- **TASK OBJECTIVE**
Print each record exactly, with no word added or removed.

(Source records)
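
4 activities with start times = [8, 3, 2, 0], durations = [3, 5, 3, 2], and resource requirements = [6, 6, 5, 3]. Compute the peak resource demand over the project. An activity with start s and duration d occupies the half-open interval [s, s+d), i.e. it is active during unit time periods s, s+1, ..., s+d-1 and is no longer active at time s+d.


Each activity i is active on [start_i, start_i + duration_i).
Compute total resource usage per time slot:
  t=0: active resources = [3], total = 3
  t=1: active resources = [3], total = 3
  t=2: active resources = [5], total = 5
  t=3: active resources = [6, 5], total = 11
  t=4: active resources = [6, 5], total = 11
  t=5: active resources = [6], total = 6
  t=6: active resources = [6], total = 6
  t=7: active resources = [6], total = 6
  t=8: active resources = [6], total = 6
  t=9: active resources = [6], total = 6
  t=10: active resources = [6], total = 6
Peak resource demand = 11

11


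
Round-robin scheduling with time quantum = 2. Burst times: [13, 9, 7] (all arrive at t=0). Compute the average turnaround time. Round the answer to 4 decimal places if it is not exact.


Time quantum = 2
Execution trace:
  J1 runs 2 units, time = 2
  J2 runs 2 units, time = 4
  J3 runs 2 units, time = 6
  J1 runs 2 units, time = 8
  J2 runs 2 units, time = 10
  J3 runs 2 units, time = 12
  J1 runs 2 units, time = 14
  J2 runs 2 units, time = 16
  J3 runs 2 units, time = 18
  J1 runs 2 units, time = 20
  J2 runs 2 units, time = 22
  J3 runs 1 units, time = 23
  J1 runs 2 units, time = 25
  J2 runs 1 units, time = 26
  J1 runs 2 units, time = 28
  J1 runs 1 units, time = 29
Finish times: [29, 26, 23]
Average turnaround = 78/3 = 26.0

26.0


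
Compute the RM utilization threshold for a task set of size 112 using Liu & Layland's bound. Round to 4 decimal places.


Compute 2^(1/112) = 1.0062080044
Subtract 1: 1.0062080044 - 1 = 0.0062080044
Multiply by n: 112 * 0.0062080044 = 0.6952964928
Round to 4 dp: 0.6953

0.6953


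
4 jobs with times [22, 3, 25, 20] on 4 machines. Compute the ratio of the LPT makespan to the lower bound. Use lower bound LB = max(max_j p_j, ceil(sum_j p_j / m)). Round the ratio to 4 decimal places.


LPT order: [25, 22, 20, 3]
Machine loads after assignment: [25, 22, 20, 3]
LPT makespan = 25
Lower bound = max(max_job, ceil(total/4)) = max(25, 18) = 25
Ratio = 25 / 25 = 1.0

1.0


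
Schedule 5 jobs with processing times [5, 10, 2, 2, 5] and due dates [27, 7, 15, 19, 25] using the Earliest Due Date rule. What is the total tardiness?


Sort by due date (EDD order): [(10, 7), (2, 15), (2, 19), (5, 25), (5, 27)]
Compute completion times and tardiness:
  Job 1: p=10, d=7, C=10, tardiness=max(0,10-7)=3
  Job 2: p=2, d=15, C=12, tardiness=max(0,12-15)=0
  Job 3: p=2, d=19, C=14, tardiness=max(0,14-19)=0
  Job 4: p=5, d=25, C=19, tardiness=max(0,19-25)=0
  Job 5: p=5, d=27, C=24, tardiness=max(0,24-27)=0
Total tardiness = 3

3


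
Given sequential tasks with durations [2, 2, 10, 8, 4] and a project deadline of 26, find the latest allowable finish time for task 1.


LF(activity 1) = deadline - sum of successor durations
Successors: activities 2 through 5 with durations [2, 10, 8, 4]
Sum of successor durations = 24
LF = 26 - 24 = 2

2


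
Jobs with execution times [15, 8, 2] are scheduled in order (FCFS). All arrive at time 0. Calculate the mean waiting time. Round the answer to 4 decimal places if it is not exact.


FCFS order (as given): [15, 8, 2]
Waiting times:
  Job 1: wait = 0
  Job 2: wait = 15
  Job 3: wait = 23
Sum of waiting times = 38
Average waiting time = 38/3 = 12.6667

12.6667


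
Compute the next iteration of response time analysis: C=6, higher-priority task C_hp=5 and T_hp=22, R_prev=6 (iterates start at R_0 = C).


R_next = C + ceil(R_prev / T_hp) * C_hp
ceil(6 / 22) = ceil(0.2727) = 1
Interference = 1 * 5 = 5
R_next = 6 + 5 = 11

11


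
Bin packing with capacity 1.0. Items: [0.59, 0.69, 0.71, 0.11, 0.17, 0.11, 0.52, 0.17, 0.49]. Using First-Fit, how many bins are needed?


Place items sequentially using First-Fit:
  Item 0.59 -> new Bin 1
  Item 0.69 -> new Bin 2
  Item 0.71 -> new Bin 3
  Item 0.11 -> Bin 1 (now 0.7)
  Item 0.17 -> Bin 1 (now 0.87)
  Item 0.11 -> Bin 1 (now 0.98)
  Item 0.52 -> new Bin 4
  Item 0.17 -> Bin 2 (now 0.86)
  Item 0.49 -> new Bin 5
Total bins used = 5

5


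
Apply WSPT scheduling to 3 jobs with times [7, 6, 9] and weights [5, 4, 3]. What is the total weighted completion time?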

- **EXPECTED ANSWER**
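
4 activities with start times = [8, 3, 2, 0], durations = [3, 5, 3, 2], and resource requirements = [6, 6, 5, 3]. Compute the peak resource demand over the project. An activity with start s and duration d occupies the half-open interval [s, s+d), i.e. it is active during unit time periods s, s+1, ..., s+d-1 and is no longer active at time s+d.


Each activity i is active on [start_i, start_i + duration_i).
Compute total resource usage per time slot:
  t=0: active resources = [3], total = 3
  t=1: active resources = [3], total = 3
  t=2: active resources = [5], total = 5
  t=3: active resources = [6, 5], total = 11
  t=4: active resources = [6, 5], total = 11
  t=5: active resources = [6], total = 6
  t=6: active resources = [6], total = 6
  t=7: active resources = [6], total = 6
  t=8: active resources = [6], total = 6
  t=9: active resources = [6], total = 6
  t=10: active resources = [6], total = 6
Peak resource demand = 11

11


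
Round-robin scheduling with time quantum = 2. Burst times: [13, 9, 7] (all arrive at t=0). Compute the average turnaround time. Round the answer to 4 decimal places if it is not exact.


Time quantum = 2
Execution trace:
  J1 runs 2 units, time = 2
  J2 runs 2 units, time = 4
  J3 runs 2 units, time = 6
  J1 runs 2 units, time = 8
  J2 runs 2 units, time = 10
  J3 runs 2 units, time = 12
  J1 runs 2 units, time = 14
  J2 runs 2 units, time = 16
  J3 runs 2 units, time = 18
  J1 runs 2 units, time = 20
  J2 runs 2 units, time = 22
  J3 runs 1 units, time = 23
  J1 runs 2 units, time = 25
  J2 runs 1 units, time = 26
  J1 runs 2 units, time = 28
  J1 runs 1 units, time = 29
Finish times: [29, 26, 23]
Average turnaround = 78/3 = 26.0

26.0


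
Compute the RM utilization threshold for a task set of size 112 using Liu & Layland's bound. Round to 4 decimal places.


Compute 2^(1/112) = 1.0062080044
Subtract 1: 1.0062080044 - 1 = 0.0062080044
Multiply by n: 112 * 0.0062080044 = 0.6952964928
Round to 4 dp: 0.6953

0.6953


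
4 jobs with times [22, 3, 25, 20] on 4 machines. Compute the ratio of the LPT makespan to the lower bound. Use lower bound LB = max(max_j p_j, ceil(sum_j p_j / m)). Round the ratio to 4 decimal places.


LPT order: [25, 22, 20, 3]
Machine loads after assignment: [25, 22, 20, 3]
LPT makespan = 25
Lower bound = max(max_job, ceil(total/4)) = max(25, 18) = 25
Ratio = 25 / 25 = 1.0

1.0


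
Schedule 5 jobs with processing times [5, 10, 2, 2, 5] and due dates [27, 7, 15, 19, 25] using the Earliest Due Date rule. What is the total tardiness?


Sort by due date (EDD order): [(10, 7), (2, 15), (2, 19), (5, 25), (5, 27)]
Compute completion times and tardiness:
  Job 1: p=10, d=7, C=10, tardiness=max(0,10-7)=3
  Job 2: p=2, d=15, C=12, tardiness=max(0,12-15)=0
  Job 3: p=2, d=19, C=14, tardiness=max(0,14-19)=0
  Job 4: p=5, d=25, C=19, tardiness=max(0,19-25)=0
  Job 5: p=5, d=27, C=24, tardiness=max(0,24-27)=0
Total tardiness = 3

3


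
Given sequential tasks with durations [2, 2, 10, 8, 4] and a project deadline of 26, find the latest allowable finish time for task 1.


LF(activity 1) = deadline - sum of successor durations
Successors: activities 2 through 5 with durations [2, 10, 8, 4]
Sum of successor durations = 24
LF = 26 - 24 = 2

2


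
Jobs with execution times [15, 8, 2] are scheduled in order (FCFS). All arrive at time 0. Calculate the mean waiting time. Round the answer to 4 decimal places if it is not exact.


FCFS order (as given): [15, 8, 2]
Waiting times:
  Job 1: wait = 0
  Job 2: wait = 15
  Job 3: wait = 23
Sum of waiting times = 38
Average waiting time = 38/3 = 12.6667

12.6667


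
Compute the next iteration of response time analysis: C=6, higher-priority task C_hp=5 and T_hp=22, R_prev=6 (iterates start at R_0 = C).


R_next = C + ceil(R_prev / T_hp) * C_hp
ceil(6 / 22) = ceil(0.2727) = 1
Interference = 1 * 5 = 5
R_next = 6 + 5 = 11

11


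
Bin packing with capacity 1.0. Items: [0.59, 0.69, 0.71, 0.11, 0.17, 0.11, 0.52, 0.17, 0.49]. Using First-Fit, how many bins are needed?


Place items sequentially using First-Fit:
  Item 0.59 -> new Bin 1
  Item 0.69 -> new Bin 2
  Item 0.71 -> new Bin 3
  Item 0.11 -> Bin 1 (now 0.7)
  Item 0.17 -> Bin 1 (now 0.87)
  Item 0.11 -> Bin 1 (now 0.98)
  Item 0.52 -> new Bin 4
  Item 0.17 -> Bin 2 (now 0.86)
  Item 0.49 -> new Bin 5
Total bins used = 5

5


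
Apply WSPT scheduling to 3 jobs with times [7, 6, 9] and weights [5, 4, 3]. What is the total weighted completion time?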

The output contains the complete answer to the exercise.